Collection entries

- - -

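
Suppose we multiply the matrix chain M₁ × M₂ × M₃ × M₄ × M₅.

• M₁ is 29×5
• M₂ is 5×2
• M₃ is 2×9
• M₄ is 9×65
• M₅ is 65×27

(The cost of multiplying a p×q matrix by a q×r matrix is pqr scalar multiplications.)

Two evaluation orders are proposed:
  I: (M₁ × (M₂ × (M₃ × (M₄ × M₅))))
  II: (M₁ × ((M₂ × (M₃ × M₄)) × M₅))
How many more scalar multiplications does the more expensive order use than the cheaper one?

5956

Order I = (M₁ × (M₂ × (M₃ × (M₄ × M₅)))): (M₄ × M₅): 9×65 by 65×27 → 9×27, cost 9·65·27 = 15795; (M₃ × (M₄ × M₅)): 2×9 by 9×27 → 2×27, cost 2·9·27 = 486; cumulative 16281; (M₂ × (M₃ × (M₄ × M₅))): 5×2 by 2×27 → 5×27, cost 5·2·27 = 270; cumulative 16551; (M₁ × (M₂ × (M₃ × (M₄ × M₅)))): 29×5 by 5×27 → 29×27, cost 29·5·27 = 3915; cumulative 20466. Total 20466.
Order II = (M₁ × ((M₂ × (M₃ × M₄)) × M₅)): (M₃ × M₄): 2×9 by 9×65 → 2×65, cost 2·9·65 = 1170; (M₂ × (M₃ × M₄)): 5×2 by 2×65 → 5×65, cost 5·2·65 = 650; cumulative 1820; ((M₂ × (M₃ × M₄)) × M₅): 5×65 by 65×27 → 5×27, cost 5·65·27 = 8775; cumulative 10595; (M₁ × ((M₂ × (M₃ × M₄)) × M₅)): 29×5 by 5×27 → 29×27, cost 29·5·27 = 3915; cumulative 14510. Total 14510.
Difference: |20466 − 14510| = 5956.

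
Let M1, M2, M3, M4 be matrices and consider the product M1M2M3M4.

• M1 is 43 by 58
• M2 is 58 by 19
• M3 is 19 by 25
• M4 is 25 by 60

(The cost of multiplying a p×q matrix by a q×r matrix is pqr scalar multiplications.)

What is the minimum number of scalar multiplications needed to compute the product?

124906

Adjacent pairs: M1M2 = 43·58·19 = 47386; M2M3 = 58·19·25 = 27550; M3M4 = 19·25·60 = 28500.
Length 3: M1..M3: k=1: 0+27550+43·58·25=89900; k=2: 47386+0+43·19·25=67811 → min 67811 | M2..M4: k=2: 0+28500+58·19·60=94620; k=3: 27550+0+58·25·60=114550 → min 94620.
Length 4: M1..M4: k=1: 0+94620+43·58·60=244260; k=2: 47386+28500+43·19·60=124906; k=3: 67811+0+43·25·60=132311 → min 124906.
Optimal order: ((M1M2)(M3M4)) with cost 124906.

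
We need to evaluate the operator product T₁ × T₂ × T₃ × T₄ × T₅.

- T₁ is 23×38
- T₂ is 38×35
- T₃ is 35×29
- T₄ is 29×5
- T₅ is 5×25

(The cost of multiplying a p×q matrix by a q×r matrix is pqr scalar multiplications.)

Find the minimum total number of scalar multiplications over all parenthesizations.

18970

Adjacent pairs: T₁T₂ = 23·38·35 = 30590; T₂T₃ = 38·35·29 = 38570; T₃T₄ = 35·29·5 = 5075; T₄T₅ = 29·5·25 = 3625.
Length 3: T₁..T₃: k=1: 0+38570+23·38·29=63916; k=2: 30590+0+23·35·29=53935 → min 53935 | T₂..T₄: k=2: 0+5075+38·35·5=11725; k=3: 38570+0+38·29·5=44080 → min 11725 | T₃..T₅: k=3: 0+3625+35·29·25=29000; k=4: 5075+0+35·5·25=9450 → min 9450.
Length 4: T₁..T₄: k=1: 0+11725+23·38·5=16095; k=2: 30590+5075+23·35·5=39690; k=3: 53935+0+23·29·5=57270 → min 16095 | T₂..T₅: k=2: 0+9450+38·35·25=42700; k=3: 38570+3625+38·29·25=69745; k=4: 11725+0+38·5·25=16475 → min 16475.
Length 5: T₁..T₅: k=1: 0+16475+23·38·25=38325; k=2: 30590+9450+23·35·25=60165; k=3: 53935+3625+23·29·25=74235; k=4: 16095+0+23·5·25=18970 → min 18970.
Optimal order: ((T₁ × (T₂ × (T₃ × T₄))) × T₅) with cost 18970.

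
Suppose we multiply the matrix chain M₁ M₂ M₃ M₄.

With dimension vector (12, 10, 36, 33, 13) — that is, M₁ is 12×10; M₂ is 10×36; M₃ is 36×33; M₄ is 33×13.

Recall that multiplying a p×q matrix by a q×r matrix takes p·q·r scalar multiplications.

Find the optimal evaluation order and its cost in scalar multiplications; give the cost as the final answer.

Adjacent pairs: M₁M₂ = 12·10·36 = 4320; M₂M₃ = 10·36·33 = 11880; M₃M₄ = 36·33·13 = 15444.
Length 3: M₁..M₃: k=1: 0+11880+12·10·33=15840; k=2: 4320+0+12·36·33=18576 → min 15840 | M₂..M₄: k=2: 0+15444+10·36·13=20124; k=3: 11880+0+10·33·13=16170 → min 16170.
Length 4: M₁..M₄: k=1: 0+16170+12·10·13=17730; k=2: 4320+15444+12·36·13=25380; k=3: 15840+0+12·33·13=20988 → min 17730.
Optimal parenthesization: (M₁ ((M₂ M₃) M₄)) with cost 17730.

17730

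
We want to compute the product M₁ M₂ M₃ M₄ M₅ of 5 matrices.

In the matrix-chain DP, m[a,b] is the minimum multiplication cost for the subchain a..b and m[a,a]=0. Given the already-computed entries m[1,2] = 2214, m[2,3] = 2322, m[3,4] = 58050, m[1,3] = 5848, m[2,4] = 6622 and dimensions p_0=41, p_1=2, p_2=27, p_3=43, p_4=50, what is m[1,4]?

10722

m[1,4] = min over k∈[1,3] of m[1,k]+m[k+1,4]+p_{0}·p_k·p_{4}.
k=1: 0 + 6622 + 41·2·50 = 10722; k=2: 2214 + 58050 + 41·27·50 = 115614; k=3: 5848 + 0 + 41·43·50 = 93998.
Minimum: 10722 at k=1.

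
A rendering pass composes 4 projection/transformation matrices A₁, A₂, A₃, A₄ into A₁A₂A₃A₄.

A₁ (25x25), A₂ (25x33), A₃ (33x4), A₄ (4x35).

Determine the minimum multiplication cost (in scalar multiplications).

9300

Adjacent pairs: A₁A₂ = 25·25·33 = 20625; A₂A₃ = 25·33·4 = 3300; A₃A₄ = 33·4·35 = 4620.
Length 3: A₁..A₃: k=1: 0+3300+25·25·4=5800; k=2: 20625+0+25·33·4=23925 → min 5800 | A₂..A₄: k=2: 0+4620+25·33·35=33495; k=3: 3300+0+25·4·35=6800 → min 6800.
Length 4: A₁..A₄: k=1: 0+6800+25·25·35=28675; k=2: 20625+4620+25·33·35=54120; k=3: 5800+0+25·4·35=9300 → min 9300.
Optimal order: ((A₁(A₂A₃))A₄) with cost 9300.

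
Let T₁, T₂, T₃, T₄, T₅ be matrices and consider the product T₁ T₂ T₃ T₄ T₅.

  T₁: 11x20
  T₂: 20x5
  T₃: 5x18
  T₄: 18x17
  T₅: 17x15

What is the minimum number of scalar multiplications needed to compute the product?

Adjacent pairs: T₁T₂ = 11·20·5 = 1100; T₂T₃ = 20·5·18 = 1800; T₃T₄ = 5·18·17 = 1530; T₄T₅ = 18·17·15 = 4590.
Length 3: T₁..T₃: k=1: 0+1800+11·20·18=5760; k=2: 1100+0+11·5·18=2090 → min 2090 | T₂..T₄: k=2: 0+1530+20·5·17=3230; k=3: 1800+0+20·18·17=7920 → min 3230 | T₃..T₅: k=3: 0+4590+5·18·15=5940; k=4: 1530+0+5·17·15=2805 → min 2805.
Length 4: T₁..T₄: k=1: 0+3230+11·20·17=6970; k=2: 1100+1530+11·5·17=3565; k=3: 2090+0+11·18·17=5456 → min 3565 | T₂..T₅: k=2: 0+2805+20·5·15=4305; k=3: 1800+4590+20·18·15=11790; k=4: 3230+0+20·17·15=8330 → min 4305.
Length 5: T₁..T₅: k=1: 0+4305+11·20·15=7605; k=2: 1100+2805+11·5·15=4730; k=3: 2090+4590+11·18·15=9650; k=4: 3565+0+11·17·15=6370 → min 4730.
Optimal order: ((T₁ T₂) ((T₃ T₄) T₅)) with cost 4730.

4730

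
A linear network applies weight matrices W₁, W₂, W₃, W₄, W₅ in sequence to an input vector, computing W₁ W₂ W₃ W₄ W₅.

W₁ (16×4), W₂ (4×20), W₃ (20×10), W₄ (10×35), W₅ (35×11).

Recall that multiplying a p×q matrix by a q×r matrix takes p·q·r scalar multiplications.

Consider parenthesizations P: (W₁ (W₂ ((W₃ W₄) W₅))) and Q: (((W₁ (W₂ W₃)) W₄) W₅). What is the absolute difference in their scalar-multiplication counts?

Order P = (W₁ (W₂ ((W₃ W₄) W₅))): (W₃ W₄): 20×10 by 10×35 → 20×35, cost 20·10·35 = 7000; ((W₃ W₄) W₅): 20×35 by 35×11 → 20×11, cost 20·35·11 = 7700; cumulative 14700; (W₂ ((W₃ W₄) W₅)): 4×20 by 20×11 → 4×11, cost 4·20·11 = 880; cumulative 15580; (W₁ (W₂ ((W₃ W₄) W₅))): 16×4 by 4×11 → 16×11, cost 16·4·11 = 704; cumulative 16284. Total 16284.
Order Q = (((W₁ (W₂ W₃)) W₄) W₅): (W₂ W₃): 4×20 by 20×10 → 4×10, cost 4·20·10 = 800; (W₁ (W₂ W₃)): 16×4 by 4×10 → 16×10, cost 16·4·10 = 640; cumulative 1440; ((W₁ (W₂ W₃)) W₄): 16×10 by 10×35 → 16×35, cost 16·10·35 = 5600; cumulative 7040; (((W₁ (W₂ W₃)) W₄) W₅): 16×35 by 35×11 → 16×11, cost 16·35·11 = 6160; cumulative 13200. Total 13200.
Difference: |16284 − 13200| = 3084.

3084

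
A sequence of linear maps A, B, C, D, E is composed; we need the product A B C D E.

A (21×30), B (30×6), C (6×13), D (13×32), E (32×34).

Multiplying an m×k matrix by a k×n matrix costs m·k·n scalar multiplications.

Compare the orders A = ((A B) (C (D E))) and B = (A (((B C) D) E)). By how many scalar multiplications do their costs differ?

Order A = ((A B) (C (D E))): (A B): 21×30 by 30×6 → 21×6, cost 21·30·6 = 3780; (D E): 13×32 by 32×34 → 13×34, cost 13·32·34 = 14144; (C (D E)): 6×13 by 13×34 → 6×34, cost 6·13·34 = 2652; cumulative 16796; ((A B) (C (D E))): 21×6 by 6×34 → 21×34, cost 21·6·34 = 4284; cumulative 24860. Total 24860.
Order B = (A (((B C) D) E)): (B C): 30×6 by 6×13 → 30×13, cost 30·6·13 = 2340; ((B C) D): 30×13 by 13×32 → 30×32, cost 30·13·32 = 12480; cumulative 14820; (((B C) D) E): 30×32 by 32×34 → 30×34, cost 30·32·34 = 32640; cumulative 47460; (A (((B C) D) E)): 21×30 by 30×34 → 21×34, cost 21·30·34 = 21420; cumulative 68880. Total 68880.
Difference: |24860 − 68880| = 44020.

44020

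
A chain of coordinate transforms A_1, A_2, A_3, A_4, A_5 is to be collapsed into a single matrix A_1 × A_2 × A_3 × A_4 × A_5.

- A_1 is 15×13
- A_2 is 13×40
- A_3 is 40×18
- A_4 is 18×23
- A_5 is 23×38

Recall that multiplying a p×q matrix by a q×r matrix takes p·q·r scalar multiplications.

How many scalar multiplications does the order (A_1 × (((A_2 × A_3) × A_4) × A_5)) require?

(A_2 × A_3): 13×40 by 40×18 → 13×18, cost 13·40·18 = 9360
((A_2 × A_3) × A_4): 13×18 by 18×23 → 13×23, cost 13·18·23 = 5382; cumulative 14742
(((A_2 × A_3) × A_4) × A_5): 13×23 by 23×38 → 13×38, cost 13·23·38 = 11362; cumulative 26104
(A_1 × (((A_2 × A_3) × A_4) × A_5)): 15×13 by 13×38 → 15×38, cost 15·13·38 = 7410; cumulative 33514
Total: 33514 scalar multiplications.

33514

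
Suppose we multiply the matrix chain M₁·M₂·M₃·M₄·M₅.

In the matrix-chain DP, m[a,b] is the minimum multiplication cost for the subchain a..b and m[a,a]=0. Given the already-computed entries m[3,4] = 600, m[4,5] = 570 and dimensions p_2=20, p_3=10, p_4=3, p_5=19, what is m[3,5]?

1740

m[3,5] = min over k∈[3,4] of m[3,k]+m[k+1,5]+p_{2}·p_k·p_{5}.
k=3: 0 + 570 + 20·10·19 = 4370; k=4: 600 + 0 + 20·3·19 = 1740.
Minimum: 1740 at k=4.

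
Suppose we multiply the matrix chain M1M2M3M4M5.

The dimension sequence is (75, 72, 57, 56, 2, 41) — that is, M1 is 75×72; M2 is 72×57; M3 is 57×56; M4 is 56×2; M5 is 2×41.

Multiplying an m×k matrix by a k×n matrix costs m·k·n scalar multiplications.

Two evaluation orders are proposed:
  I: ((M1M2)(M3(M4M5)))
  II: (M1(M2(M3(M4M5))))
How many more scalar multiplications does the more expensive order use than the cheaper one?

93411

Order I = ((M1M2)(M3(M4M5))): (M1M2): 75×72 by 72×57 → 75×57, cost 75·72·57 = 307800; (M4M5): 56×2 by 2×41 → 56×41, cost 56·2·41 = 4592; (M3(M4M5)): 57×56 by 56×41 → 57×41, cost 57·56·41 = 130872; cumulative 135464; ((M1M2)(M3(M4M5))): 75×57 by 57×41 → 75×41, cost 75·57·41 = 175275; cumulative 618539. Total 618539.
Order II = (M1(M2(M3(M4M5)))): (M4M5): 56×2 by 2×41 → 56×41, cost 56·2·41 = 4592; (M3(M4M5)): 57×56 by 56×41 → 57×41, cost 57·56·41 = 130872; cumulative 135464; (M2(M3(M4M5))): 72×57 by 57×41 → 72×41, cost 72·57·41 = 168264; cumulative 303728; (M1(M2(M3(M4M5)))): 75×72 by 72×41 → 75×41, cost 75·72·41 = 221400; cumulative 525128. Total 525128.
Difference: |618539 − 525128| = 93411.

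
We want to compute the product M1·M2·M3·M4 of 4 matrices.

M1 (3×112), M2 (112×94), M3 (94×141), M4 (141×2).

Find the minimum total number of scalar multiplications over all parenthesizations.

48236

Adjacent pairs: M1M2 = 3·112·94 = 31584; M2M3 = 112·94·141 = 1484448; M3M4 = 94·141·2 = 26508.
Length 3: M1..M3: k=1: 0+1484448+3·112·141=1531824; k=2: 31584+0+3·94·141=71346 → min 71346 | M2..M4: k=2: 0+26508+112·94·2=47564; k=3: 1484448+0+112·141·2=1516032 → min 47564.
Length 4: M1..M4: k=1: 0+47564+3·112·2=48236; k=2: 31584+26508+3·94·2=58656; k=3: 71346+0+3·141·2=72192 → min 48236.
Optimal order: (M1·(M2·(M3·M4))) with cost 48236.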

- - -

**EXERCISE REQUIREMENTS:**
What is needed is each line of the entries that contains the word "sequence".

**OUTPUT OF THE TASK:**
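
A linear network applies weight matrices W₁, W₂, W₃, W₄, W₅ in sequence to an input vector, computing W₁ W₂ W₃ W₄ W₅.
A sequence of linear maps A, B, C, D, E is composed; we need the product A B C D E.
The dimension sequence is (75, 72, 57, 56, 2, 41) — that is, M1 is 75×72; M2 is 72×57; M3 is 57×56; M4 is 56×2; M5 is 2×41.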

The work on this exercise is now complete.